### PROBLEM TO SOLVE:
In the material below, find the line with "gcd(b^3 + 5*b^2/4" and the line with "gcd(x^2 - 3*x/2", then output those two lines and every line between them, exactly.

### RECORD EXCERPTS:
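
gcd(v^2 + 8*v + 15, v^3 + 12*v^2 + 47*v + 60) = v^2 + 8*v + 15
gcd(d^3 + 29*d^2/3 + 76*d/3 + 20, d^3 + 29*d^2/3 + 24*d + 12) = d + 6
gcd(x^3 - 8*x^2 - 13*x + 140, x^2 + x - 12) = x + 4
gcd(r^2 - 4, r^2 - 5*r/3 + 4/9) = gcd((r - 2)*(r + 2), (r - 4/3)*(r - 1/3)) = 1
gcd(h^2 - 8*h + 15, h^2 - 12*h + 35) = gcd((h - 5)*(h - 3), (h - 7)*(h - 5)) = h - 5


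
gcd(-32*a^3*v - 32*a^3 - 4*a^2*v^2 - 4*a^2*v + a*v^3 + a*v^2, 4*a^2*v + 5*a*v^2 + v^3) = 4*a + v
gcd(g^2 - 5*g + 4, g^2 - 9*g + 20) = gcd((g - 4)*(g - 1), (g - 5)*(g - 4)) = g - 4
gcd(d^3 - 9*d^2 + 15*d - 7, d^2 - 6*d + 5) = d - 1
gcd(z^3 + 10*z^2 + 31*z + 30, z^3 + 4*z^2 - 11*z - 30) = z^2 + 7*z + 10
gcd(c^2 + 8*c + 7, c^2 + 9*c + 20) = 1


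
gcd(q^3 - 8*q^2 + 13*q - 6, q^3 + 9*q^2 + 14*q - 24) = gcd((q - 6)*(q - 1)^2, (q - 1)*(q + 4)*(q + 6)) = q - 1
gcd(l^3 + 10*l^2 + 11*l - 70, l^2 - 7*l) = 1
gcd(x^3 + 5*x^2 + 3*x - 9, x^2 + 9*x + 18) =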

--

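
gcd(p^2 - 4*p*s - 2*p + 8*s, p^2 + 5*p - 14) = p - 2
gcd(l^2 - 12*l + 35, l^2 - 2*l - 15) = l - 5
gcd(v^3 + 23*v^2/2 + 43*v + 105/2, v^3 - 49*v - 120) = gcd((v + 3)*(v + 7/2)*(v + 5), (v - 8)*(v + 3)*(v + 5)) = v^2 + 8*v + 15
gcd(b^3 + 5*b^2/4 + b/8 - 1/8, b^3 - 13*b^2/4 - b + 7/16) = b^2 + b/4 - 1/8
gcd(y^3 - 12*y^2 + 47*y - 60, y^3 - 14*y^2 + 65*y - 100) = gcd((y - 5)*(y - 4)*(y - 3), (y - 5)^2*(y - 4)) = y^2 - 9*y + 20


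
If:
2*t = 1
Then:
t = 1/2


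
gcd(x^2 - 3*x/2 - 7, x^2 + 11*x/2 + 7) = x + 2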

--

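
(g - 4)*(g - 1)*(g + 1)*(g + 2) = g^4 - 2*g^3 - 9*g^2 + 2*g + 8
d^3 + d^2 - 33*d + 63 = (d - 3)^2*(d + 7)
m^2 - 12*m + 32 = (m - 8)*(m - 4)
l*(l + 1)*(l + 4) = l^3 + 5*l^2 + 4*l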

### OUTPUT OF THE TASK:
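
gcd(b^3 + 5*b^2/4 + b/8 - 1/8, b^3 - 13*b^2/4 - b + 7/16) = b^2 + b/4 - 1/8
gcd(y^3 - 12*y^2 + 47*y - 60, y^3 - 14*y^2 + 65*y - 100) = gcd((y - 5)*(y - 4)*(y - 3), (y - 5)^2*(y - 4)) = y^2 - 9*y + 20


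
If:
2*t = 1
Then:
t = 1/2


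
gcd(x^2 - 3*x/2 - 7, x^2 + 11*x/2 + 7) = x + 2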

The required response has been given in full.